(Stored data entries)
=====
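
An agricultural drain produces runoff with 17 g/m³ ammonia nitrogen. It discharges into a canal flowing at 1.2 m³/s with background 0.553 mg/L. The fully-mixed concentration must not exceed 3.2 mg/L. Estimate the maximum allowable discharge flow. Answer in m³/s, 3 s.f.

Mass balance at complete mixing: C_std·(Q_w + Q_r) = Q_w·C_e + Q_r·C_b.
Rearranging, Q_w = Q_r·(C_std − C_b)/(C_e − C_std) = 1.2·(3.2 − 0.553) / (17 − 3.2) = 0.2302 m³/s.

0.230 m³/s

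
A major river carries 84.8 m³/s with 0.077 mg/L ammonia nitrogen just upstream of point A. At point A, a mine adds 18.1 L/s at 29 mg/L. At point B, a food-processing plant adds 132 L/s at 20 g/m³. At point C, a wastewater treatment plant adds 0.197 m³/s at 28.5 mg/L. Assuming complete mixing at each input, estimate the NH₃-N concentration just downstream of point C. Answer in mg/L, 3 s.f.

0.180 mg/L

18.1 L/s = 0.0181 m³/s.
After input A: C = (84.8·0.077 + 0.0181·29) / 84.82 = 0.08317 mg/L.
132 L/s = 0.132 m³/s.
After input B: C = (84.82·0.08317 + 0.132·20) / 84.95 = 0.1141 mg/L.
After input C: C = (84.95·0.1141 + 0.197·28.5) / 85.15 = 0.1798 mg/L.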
=====
**WORK TO BE COMPLETED:** Quote only the lines from the line containing "A major river" through the end of the entries, keeping the first and the last.

**WRITTEN ANSWER:**
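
A major river carries 84.8 m³/s with 0.077 mg/L ammonia nitrogen just upstream of point A. At point A, a mine adds 18.1 L/s at 29 mg/L. At point B, a food-processing plant adds 132 L/s at 20 g/m³. At point C, a wastewater treatment plant adds 0.197 m³/s at 28.5 mg/L. Assuming complete mixing at each input, estimate the NH₃-N concentration just downstream of point C. Answer in mg/L, 3 s.f.

0.180 mg/L

18.1 L/s = 0.0181 m³/s.
After input A: C = (84.8·0.077 + 0.0181·29) / 84.82 = 0.08317 mg/L.
132 L/s = 0.132 m³/s.
After input B: C = (84.82·0.08317 + 0.132·20) / 84.95 = 0.1141 mg/L.
After input C: C = (84.95·0.1141 + 0.197·28.5) / 85.15 = 0.1798 mg/L.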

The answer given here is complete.